Top of INPUT RECORDS
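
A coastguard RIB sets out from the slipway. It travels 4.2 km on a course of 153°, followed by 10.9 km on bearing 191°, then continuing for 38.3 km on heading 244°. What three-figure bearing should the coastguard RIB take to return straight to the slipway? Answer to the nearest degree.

Leg 1 (153°, 4.2 km): east 4.2 sin 153° = 1.91, north 4.2 cos 153° = -3.74
Leg 2 (191°, 10.9 km): east 10.9 sin 191° = -2.08, north 10.9 cos 191° = -10.70
Leg 3 (244°, 38.3 km): east 38.3 sin 244° = -34.42, north 38.3 cos 244° = -16.79
Net displacement: -34.60 east, -31.23 north. Direction back to start is (34.60, 31.23): bearing = atan2(34.60, 31.23) mod 360° = 47.93° ≈ 048°.

048°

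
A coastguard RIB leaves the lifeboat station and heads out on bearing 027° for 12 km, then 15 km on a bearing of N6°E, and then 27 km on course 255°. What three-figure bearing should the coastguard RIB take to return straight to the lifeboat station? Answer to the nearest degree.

134°

Leg 1 (027°, 12 km): east 12 sin 27° = 5.45, north 12 cos 27° = 10.69
Leg 2 (N6°E, 15 km): east 15 sin 6° = 1.57, north 15 cos 6° = 14.92
Leg 3 (255°, 27 km): east 27 sin 255° = -26.08, north 27 cos 255° = -6.99
Net displacement: -19.06 east, 18.62 north. Direction back to start is (19.06, -18.62): bearing = atan2(19.06, -18.62) mod 360° = 134.33° ≈ 134°.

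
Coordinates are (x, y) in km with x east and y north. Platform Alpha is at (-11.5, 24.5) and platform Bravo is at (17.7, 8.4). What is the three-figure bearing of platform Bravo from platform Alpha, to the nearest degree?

119°

Δeast = 17.7 − -11.5 = 29.20; Δnorth = 8.4 − 24.5 = -16.10.
Bearing = atan2(Δeast, Δnorth) mod 360° = 118.87° ≈ 119°.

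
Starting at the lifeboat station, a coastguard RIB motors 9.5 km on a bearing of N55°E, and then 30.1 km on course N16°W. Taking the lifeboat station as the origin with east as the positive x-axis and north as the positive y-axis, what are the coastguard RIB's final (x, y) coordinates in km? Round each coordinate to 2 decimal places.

(-0.51, 34.38)

Leg 1 (N55°E, 9.5 km): east 9.5 sin 55° = 7.78, north 9.5 cos 55° = 5.45
Leg 2 (N16°W, 30.1 km): east 30.1 sin 344° = -8.30, north 30.1 cos 344° = 28.93
Summing: -0.51 km east, 34.38 km north → (-0.51, 34.38).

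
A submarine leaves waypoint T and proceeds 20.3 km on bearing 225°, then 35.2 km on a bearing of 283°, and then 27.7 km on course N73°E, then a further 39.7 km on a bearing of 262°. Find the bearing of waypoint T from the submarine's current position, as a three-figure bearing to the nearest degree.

Leg 1 (225°, 20.3 km): east 20.3 sin 225° = -14.35, north 20.3 cos 225° = -14.35
Leg 2 (283°, 35.2 km): east 35.2 sin 283° = -34.30, north 35.2 cos 283° = 7.92
Leg 3 (N73°E, 27.7 km): east 27.7 sin 73° = 26.49, north 27.7 cos 73° = 8.10
Leg 4 (262°, 39.7 km): east 39.7 sin 262° = -39.31, north 39.7 cos 262° = -5.53
Net displacement: -61.48 east, -3.86 north. Direction back to start is (61.48, 3.86): bearing = atan2(61.48, 3.86) mod 360° = 86.40° ≈ 086°.

086°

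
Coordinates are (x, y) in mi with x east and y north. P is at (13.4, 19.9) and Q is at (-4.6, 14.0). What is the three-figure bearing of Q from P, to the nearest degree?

252°

Δeast = -4.6 − 13.4 = -18.00; Δnorth = 14.0 − 19.9 = -5.90.
Bearing = atan2(Δeast, Δnorth) mod 360° = 251.85° ≈ 252°.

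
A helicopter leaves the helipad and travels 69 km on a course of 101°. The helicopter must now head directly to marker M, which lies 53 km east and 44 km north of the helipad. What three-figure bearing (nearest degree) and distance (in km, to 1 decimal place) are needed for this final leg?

346°, 59.0 km

Leg 1 (101°, 69 km): east 69 sin 101° = 67.73, north 69 cos 101° = -13.17
Current position: (67.73, -13.17). Target: (53, 44). Remaining: Δeast = -14.73, Δnorth = 57.17.
Bearing = atan2(-14.73, 57.17) mod 360° = 345.55°; distance = √((-14.73)² + (57.17)²) = 59.034 km.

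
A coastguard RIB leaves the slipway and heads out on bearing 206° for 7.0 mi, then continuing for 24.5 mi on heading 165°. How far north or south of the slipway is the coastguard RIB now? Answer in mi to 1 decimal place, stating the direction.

30.0 mi south

Leg 1 (206°, 7.0 mi): east 7.0 sin 206° = -3.07, north 7.0 cos 206° = -6.29
Leg 2 (165°, 24.5 mi): east 24.5 sin 165° = 6.34, north 24.5 cos 165° = -23.67
Net north component: -29.96 mi.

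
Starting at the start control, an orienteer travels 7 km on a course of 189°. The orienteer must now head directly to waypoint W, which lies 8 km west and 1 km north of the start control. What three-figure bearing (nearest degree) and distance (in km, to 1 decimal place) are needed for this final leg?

319°, 10.5 km

Leg 1 (189°, 7 km): east 7 sin 189° = -1.10, north 7 cos 189° = -6.91
Current position: (-1.10, -6.91). Target: (-8, 1). Remaining: Δeast = -6.90, Δnorth = 7.91.
Bearing = atan2(-6.90, 7.91) mod 360° = 318.89°; distance = √((-6.90)² + (7.91)²) = 10.503 km.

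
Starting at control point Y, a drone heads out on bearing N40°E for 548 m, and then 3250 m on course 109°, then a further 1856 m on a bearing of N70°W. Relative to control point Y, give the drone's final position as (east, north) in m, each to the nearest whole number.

Leg 1 (N40°E, 548 m): east 548 sin 40° = 352.25, north 548 cos 40° = 419.79
Leg 2 (109°, 3250 m): east 3250 sin 109° = 3072.94, north 3250 cos 109° = -1058.10
Leg 3 (N70°W, 1856 m): east 1856 sin 290° = -1744.07, north 1856 cos 290° = 634.79
Summing: 1681.11 m east, -3.51 m north → (1681, -4).

(1681, -4)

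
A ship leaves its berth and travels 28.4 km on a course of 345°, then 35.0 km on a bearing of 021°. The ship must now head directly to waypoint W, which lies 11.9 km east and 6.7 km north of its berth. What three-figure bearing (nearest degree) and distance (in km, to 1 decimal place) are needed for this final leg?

173°, 53.8 km

Leg 1 (345°, 28.4 km): east 28.4 sin 345° = -7.35, north 28.4 cos 345° = 27.43
Leg 2 (021°, 35.0 km): east 35.0 sin 21° = 12.54, north 35.0 cos 21° = 32.68
Current position: (5.19, 60.11). Target: (11.9, 6.7). Remaining: Δeast = 6.71, Δnorth = -53.41.
Bearing = atan2(6.71, -53.41) mod 360° = 172.84°; distance = √((6.71)² + (-53.41)²) = 53.827 km.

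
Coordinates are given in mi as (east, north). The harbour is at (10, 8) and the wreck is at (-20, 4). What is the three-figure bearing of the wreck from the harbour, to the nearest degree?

262°

Δeast = -20 − 10 = -30.00; Δnorth = 4 − 8 = -4.00.
Bearing = atan2(Δeast, Δnorth) mod 360° = 262.41° ≈ 262°.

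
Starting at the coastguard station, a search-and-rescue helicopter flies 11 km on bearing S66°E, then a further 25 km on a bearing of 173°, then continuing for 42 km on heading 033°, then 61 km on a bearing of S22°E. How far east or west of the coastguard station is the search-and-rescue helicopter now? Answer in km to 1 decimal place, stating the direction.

Leg 1 (S66°E, 11 km): east 11 sin 114° = 10.05, north 11 cos 114° = -4.47
Leg 2 (173°, 25 km): east 25 sin 173° = 3.05, north 25 cos 173° = -24.81
Leg 3 (033°, 42 km): east 42 sin 33° = 22.87, north 42 cos 33° = 35.22
Leg 4 (S22°E, 61 km): east 61 sin 158° = 22.85, north 61 cos 158° = -56.56
Net east component: 58.82 km.

58.8 km east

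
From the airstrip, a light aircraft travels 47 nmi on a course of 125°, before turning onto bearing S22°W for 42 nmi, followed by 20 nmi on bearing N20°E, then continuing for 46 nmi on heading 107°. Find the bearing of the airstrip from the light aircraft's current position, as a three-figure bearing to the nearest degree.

Leg 1 (125°, 47 nmi): east 47 sin 125° = 38.50, north 47 cos 125° = -26.96
Leg 2 (S22°W, 42 nmi): east 42 sin 202° = -15.73, north 42 cos 202° = -38.94
Leg 3 (N20°E, 20 nmi): east 20 sin 20° = 6.84, north 20 cos 20° = 18.79
Leg 4 (107°, 46 nmi): east 46 sin 107° = 43.99, north 46 cos 107° = -13.45
Net displacement: 73.60 east, -60.56 north. Direction back to start is (-73.60, 60.56): bearing = atan2(-73.60, 60.56) mod 360° = 309.45° ≈ 309°.

309°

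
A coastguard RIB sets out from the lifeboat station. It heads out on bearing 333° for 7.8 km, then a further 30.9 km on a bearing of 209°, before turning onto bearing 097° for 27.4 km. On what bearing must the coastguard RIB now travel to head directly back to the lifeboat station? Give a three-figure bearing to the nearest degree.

340°

Leg 1 (333°, 7.8 km): east 7.8 sin 333° = -3.54, north 7.8 cos 333° = 6.95
Leg 2 (209°, 30.9 km): east 30.9 sin 209° = -14.98, north 30.9 cos 209° = -27.03
Leg 3 (097°, 27.4 km): east 27.4 sin 97° = 27.20, north 27.4 cos 97° = -3.34
Net displacement: 8.67 east, -23.42 north. Direction back to start is (-8.67, 23.42): bearing = atan2(-8.67, 23.42) mod 360° = 339.67° ≈ 340°.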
Bottom of INPUT RECORDS
# WHAT TO PRODUCE
In the listing above, find the line containing "A coastguard RIB sets out from the lifeboat", then reproduce it and each line after it through the end, exactly and with nothing added.

# PROBLEM SOLUTION
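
A coastguard RIB sets out from the lifeboat station. It heads out on bearing 333° for 7.8 km, then a further 30.9 km on a bearing of 209°, before turning onto bearing 097° for 27.4 km. On what bearing must the coastguard RIB now travel to head directly back to the lifeboat station? Give a three-figure bearing to the nearest degree.

340°

Leg 1 (333°, 7.8 km): east 7.8 sin 333° = -3.54, north 7.8 cos 333° = 6.95
Leg 2 (209°, 30.9 km): east 30.9 sin 209° = -14.98, north 30.9 cos 209° = -27.03
Leg 3 (097°, 27.4 km): east 27.4 sin 97° = 27.20, north 27.4 cos 97° = -3.34
Net displacement: 8.67 east, -23.42 north. Direction back to start is (-8.67, 23.42): bearing = atan2(-8.67, 23.42) mod 360° = 339.67° ≈ 340°.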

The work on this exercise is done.